→ **Task description**
Each entry is to be retyped exactly as it stands.

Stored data
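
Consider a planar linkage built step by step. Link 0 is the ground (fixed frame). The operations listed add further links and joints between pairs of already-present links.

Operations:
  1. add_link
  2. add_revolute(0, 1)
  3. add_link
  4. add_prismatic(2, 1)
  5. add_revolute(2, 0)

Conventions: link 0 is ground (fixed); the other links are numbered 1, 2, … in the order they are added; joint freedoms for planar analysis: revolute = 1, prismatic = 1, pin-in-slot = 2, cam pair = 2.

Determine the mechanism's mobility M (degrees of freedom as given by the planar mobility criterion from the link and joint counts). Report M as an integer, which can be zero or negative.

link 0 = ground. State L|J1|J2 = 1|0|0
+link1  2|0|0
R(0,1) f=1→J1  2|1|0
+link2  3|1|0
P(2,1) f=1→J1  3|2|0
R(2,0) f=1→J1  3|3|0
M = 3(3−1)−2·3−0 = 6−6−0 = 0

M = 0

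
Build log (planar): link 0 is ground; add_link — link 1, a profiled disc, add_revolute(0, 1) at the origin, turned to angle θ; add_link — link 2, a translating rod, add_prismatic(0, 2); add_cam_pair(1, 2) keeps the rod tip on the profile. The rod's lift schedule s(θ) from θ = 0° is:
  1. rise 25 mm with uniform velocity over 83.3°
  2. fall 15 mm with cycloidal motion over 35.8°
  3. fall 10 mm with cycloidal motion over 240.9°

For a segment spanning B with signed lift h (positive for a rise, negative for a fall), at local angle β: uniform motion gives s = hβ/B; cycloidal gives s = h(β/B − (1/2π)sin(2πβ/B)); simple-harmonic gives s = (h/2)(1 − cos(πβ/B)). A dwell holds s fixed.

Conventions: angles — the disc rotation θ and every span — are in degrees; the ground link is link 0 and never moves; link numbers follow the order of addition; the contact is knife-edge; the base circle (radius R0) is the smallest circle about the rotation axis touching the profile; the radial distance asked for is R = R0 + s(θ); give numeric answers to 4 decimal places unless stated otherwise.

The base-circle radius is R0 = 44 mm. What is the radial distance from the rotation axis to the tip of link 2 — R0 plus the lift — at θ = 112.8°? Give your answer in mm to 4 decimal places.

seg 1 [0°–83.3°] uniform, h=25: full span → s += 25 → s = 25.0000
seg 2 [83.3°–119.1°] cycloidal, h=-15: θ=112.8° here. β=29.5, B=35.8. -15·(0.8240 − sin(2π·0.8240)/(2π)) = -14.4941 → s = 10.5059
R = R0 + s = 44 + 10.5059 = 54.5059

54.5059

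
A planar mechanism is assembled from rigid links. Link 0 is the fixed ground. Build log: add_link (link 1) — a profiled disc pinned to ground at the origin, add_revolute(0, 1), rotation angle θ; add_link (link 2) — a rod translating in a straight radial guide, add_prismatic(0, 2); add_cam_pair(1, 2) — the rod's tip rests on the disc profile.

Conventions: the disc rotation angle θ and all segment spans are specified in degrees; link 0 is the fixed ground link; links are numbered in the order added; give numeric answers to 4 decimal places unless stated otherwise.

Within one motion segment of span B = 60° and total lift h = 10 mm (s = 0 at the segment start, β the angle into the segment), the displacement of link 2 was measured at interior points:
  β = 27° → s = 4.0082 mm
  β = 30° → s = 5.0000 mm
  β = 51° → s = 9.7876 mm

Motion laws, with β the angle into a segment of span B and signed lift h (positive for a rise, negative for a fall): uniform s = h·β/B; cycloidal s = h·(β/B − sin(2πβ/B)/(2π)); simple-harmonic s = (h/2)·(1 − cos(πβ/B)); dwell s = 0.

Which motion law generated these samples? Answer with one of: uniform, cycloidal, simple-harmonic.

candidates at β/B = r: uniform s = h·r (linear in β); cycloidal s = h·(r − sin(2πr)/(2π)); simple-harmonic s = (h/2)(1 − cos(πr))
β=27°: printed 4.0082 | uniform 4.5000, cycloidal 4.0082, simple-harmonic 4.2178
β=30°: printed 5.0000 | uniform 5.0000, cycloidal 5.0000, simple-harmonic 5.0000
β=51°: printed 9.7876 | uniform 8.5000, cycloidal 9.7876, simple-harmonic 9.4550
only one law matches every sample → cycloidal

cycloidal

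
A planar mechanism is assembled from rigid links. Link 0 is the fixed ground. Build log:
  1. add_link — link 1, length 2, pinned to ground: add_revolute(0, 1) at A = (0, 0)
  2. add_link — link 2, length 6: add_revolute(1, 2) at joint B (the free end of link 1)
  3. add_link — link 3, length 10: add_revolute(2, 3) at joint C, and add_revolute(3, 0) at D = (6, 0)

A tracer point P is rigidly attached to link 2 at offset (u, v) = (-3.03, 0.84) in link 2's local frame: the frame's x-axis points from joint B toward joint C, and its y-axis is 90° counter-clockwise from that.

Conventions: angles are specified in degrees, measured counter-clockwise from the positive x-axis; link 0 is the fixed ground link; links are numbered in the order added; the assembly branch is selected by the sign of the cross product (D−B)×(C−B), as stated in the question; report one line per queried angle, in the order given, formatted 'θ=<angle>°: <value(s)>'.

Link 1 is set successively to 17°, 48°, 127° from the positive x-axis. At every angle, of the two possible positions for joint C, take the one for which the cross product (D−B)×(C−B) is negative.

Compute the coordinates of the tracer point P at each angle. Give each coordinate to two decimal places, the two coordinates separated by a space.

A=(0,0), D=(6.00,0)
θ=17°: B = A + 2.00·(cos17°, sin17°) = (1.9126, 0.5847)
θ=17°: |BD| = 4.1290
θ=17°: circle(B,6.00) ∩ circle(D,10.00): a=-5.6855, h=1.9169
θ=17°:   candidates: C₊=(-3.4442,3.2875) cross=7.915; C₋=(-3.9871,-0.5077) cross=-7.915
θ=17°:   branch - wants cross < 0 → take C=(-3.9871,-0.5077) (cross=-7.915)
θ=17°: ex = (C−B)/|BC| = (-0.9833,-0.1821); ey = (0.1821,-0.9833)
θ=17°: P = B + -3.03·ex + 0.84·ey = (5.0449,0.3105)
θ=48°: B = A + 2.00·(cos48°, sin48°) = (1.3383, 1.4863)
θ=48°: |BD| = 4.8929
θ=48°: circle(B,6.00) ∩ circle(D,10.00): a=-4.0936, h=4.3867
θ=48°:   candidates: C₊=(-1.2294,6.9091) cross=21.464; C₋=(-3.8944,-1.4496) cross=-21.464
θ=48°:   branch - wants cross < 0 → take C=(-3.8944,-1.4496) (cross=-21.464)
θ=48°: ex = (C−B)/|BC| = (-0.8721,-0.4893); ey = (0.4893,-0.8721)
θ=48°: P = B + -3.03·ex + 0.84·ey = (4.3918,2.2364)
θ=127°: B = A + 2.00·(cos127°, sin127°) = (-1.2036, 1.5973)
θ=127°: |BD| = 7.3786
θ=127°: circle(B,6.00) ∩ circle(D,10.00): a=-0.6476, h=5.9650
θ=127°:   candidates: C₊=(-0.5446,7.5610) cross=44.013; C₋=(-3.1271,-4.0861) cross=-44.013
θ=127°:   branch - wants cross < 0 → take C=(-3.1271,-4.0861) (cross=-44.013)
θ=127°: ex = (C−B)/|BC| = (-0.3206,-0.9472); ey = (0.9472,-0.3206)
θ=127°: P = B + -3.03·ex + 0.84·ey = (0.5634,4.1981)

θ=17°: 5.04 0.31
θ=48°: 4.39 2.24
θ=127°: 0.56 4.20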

→ **Answer to this exercise**
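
Consider a planar linkage built step by step. Link 0 is the ground (fixed frame). The operations listed add further links and joints between pairs of already-present links.

Operations:
  1. add_link
  2. add_revolute(0, 1)
  3. add_link
  4. add_prismatic(2, 1)
  5. add_revolute(2, 0)

Conventions: link 0 is ground (fixed); the other links are numbered 1, 2, … in the order they are added; joint freedoms for planar analysis: revolute = 1, prismatic = 1, pin-in-slot = 2, cam pair = 2.

Determine the mechanism's mobility M (degrees of freedom as given by the planar mobility criterion from the link and joint counts). Report M as an integer, which can be zero or negative.

link 0 = ground. State L|J1|J2 = 1|0|0
+link1  2|0|0
R(0,1) f=1→J1  2|1|0
+link2  3|1|0
P(2,1) f=1→J1  3|2|0
R(2,0) f=1→J1  3|3|0
M = 3(3−1)−2·3−0 = 6−6−0 = 0

M = 0

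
Build log (planar): link 0 is ground; add_link — link 1, a profiled disc, add_revolute(0, 1) at the origin, turned to angle θ; add_link — link 2, a translating rod, add_prismatic(0, 2); add_cam_pair(1, 2) keeps the rod tip on the profile. The rod's lift schedule s(θ) from θ = 0° is:
  1. rise 25 mm with uniform velocity over 83.3°
  2. fall 15 mm with cycloidal motion over 35.8°
  3. fall 10 mm with cycloidal motion over 240.9°

For a segment spanning B with signed lift h (positive for a rise, negative for a fall), at local angle β: uniform motion gives s = hβ/B; cycloidal gives s = h(β/B − (1/2π)sin(2πβ/B)); simple-harmonic gives s = (h/2)(1 − cos(πβ/B)). A dwell holds s fixed.

Conventions: angles — the disc rotation θ and every span — are in degrees; the ground link is link 0 and never moves; link numbers follow the order of addition; the contact is knife-edge; the base circle (radius R0) is the smallest circle about the rotation axis touching the profile; the radial distance asked for is R = R0 + s(θ); give numeric answers to 4 decimal places unless stated otherwise.

The base-circle radius is R0 = 44 mm. What is the radial distance from the rotation axis to the tip of link 2 — R0 plus the lift — at θ = 112.8°? Give your answer in mm to 4 decimal places.

seg 1 [0°–83.3°] uniform, h=25: full span → s += 25 → s = 25.0000
seg 2 [83.3°–119.1°] cycloidal, h=-15: θ=112.8° here. β=29.5, B=35.8. -15·(0.8240 − sin(2π·0.8240)/(2π)) = -14.4941 → s = 10.5059
R = R0 + s = 44 + 10.5059 = 54.5059

54.5059

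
A planar mechanism is assembled from rigid links. Link 0 is the fixed ground. Build log: add_link (link 1) — a profiled disc pinned to ground at the origin, add_revolute(0, 1), rotation angle θ; add_link (link 2) — a rod translating in a straight radial guide, add_prismatic(0, 2); add_cam_pair(1, 2) — the rod's tip rests on the disc profile.

Conventions: the disc rotation angle θ and all segment spans are specified in degrees; link 0 is the fixed ground link; links are numbered in the order added; give numeric answers to 4 decimal places unless stated otherwise.

Within one motion segment of span B = 60° and total lift h = 10 mm (s = 0 at the segment start, β the angle into the segment), the displacement of link 2 was measured at interior points:
  β = 27° → s = 4.0082 mm
  β = 30° → s = 5.0000 mm
  β = 51° → s = 9.7876 mm

Motion laws, with β the angle into a segment of span B and signed lift h (positive for a rise, negative for a fall): uniform s = h·β/B; cycloidal s = h·(β/B − sin(2πβ/B)/(2π)); simple-harmonic s = (h/2)·(1 − cos(πβ/B)); dwell s = 0.

Which motion law generated these samples? Answer with one of: uniform, cycloidal, simple-harmonic.

candidates at β/B = r: uniform s = h·r (linear in β); cycloidal s = h·(r − sin(2πr)/(2π)); simple-harmonic s = (h/2)(1 − cos(πr))
β=27°: printed 4.0082 | uniform 4.5000, cycloidal 4.0082, simple-harmonic 4.2178
β=30°: printed 5.0000 | uniform 5.0000, cycloidal 5.0000, simple-harmonic 5.0000
β=51°: printed 9.7876 | uniform 8.5000, cycloidal 9.7876, simple-harmonic 9.4550
only one law matches every sample → cycloidal

cycloidal

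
A planar mechanism is assembled from rigid links. Link 0 is the fixed ground. Build log:
  1. add_link — link 1, length 2, pinned to ground: add_revolute(0, 1) at A = (0, 0)
  2. add_link — link 2, length 6: add_revolute(1, 2) at joint B (the free end of link 1)
  3. add_link — link 3, length 10: add_revolute(2, 3) at joint C, and add_revolute(3, 0) at D = (6, 0)

A tracer point P is rigidly attached to link 2 at offset (u, v) = (-3.03, 0.84) in link 2's local frame: the frame's x-axis points from joint B toward joint C, and its y-axis is 90° counter-clockwise from that.

Conventions: angles are specified in degrees, measured counter-clockwise from the positive x-axis; link 0 is the fixed ground link; links are numbered in the order added; the assembly branch is selected by the sign of the cross product (D−B)×(C−B), as stated in the question; report one line per queried angle, in the order given, formatted 'θ=<angle>°: <value(s)>'.

Link 1 is set successively to 17°, 48°, 127° from the positive x-axis. At every angle, of the two possible positions for joint C, take the one for which the cross product (D−B)×(C−B) is negative.

Compute the coordinates of the tracer point P at each angle. Give each coordinate to two decimal places, the two coordinates separated by a space.

A=(0,0), D=(6.00,0)
θ=17°: B = A + 2.00·(cos17°, sin17°) = (1.9126, 0.5847)
θ=17°: |BD| = 4.1290
θ=17°: circle(B,6.00) ∩ circle(D,10.00): a=-5.6855, h=1.9169
θ=17°:   candidates: C₊=(-3.4442,3.2875) cross=7.915; C₋=(-3.9871,-0.5077) cross=-7.915
θ=17°:   branch - wants cross < 0 → take C=(-3.9871,-0.5077) (cross=-7.915)
θ=17°: ex = (C−B)/|BC| = (-0.9833,-0.1821); ey = (0.1821,-0.9833)
θ=17°: P = B + -3.03·ex + 0.84·ey = (5.0449,0.3105)
θ=48°: B = A + 2.00·(cos48°, sin48°) = (1.3383, 1.4863)
θ=48°: |BD| = 4.8929
θ=48°: circle(B,6.00) ∩ circle(D,10.00): a=-4.0936, h=4.3867
θ=48°:   candidates: C₊=(-1.2294,6.9091) cross=21.464; C₋=(-3.8944,-1.4496) cross=-21.464
θ=48°:   branch - wants cross < 0 → take C=(-3.8944,-1.4496) (cross=-21.464)
θ=48°: ex = (C−B)/|BC| = (-0.8721,-0.4893); ey = (0.4893,-0.8721)
θ=48°: P = B + -3.03·ex + 0.84·ey = (4.3918,2.2364)
θ=127°: B = A + 2.00·(cos127°, sin127°) = (-1.2036, 1.5973)
θ=127°: |BD| = 7.3786
θ=127°: circle(B,6.00) ∩ circle(D,10.00): a=-0.6476, h=5.9650
θ=127°:   candidates: C₊=(-0.5446,7.5610) cross=44.013; C₋=(-3.1271,-4.0861) cross=-44.013
θ=127°:   branch - wants cross < 0 → take C=(-3.1271,-4.0861) (cross=-44.013)
θ=127°: ex = (C−B)/|BC| = (-0.3206,-0.9472); ey = (0.9472,-0.3206)
θ=127°: P = B + -3.03·ex + 0.84·ey = (0.5634,4.1981)

θ=17°: 5.04 0.31
θ=48°: 4.39 2.24
θ=127°: 0.56 4.20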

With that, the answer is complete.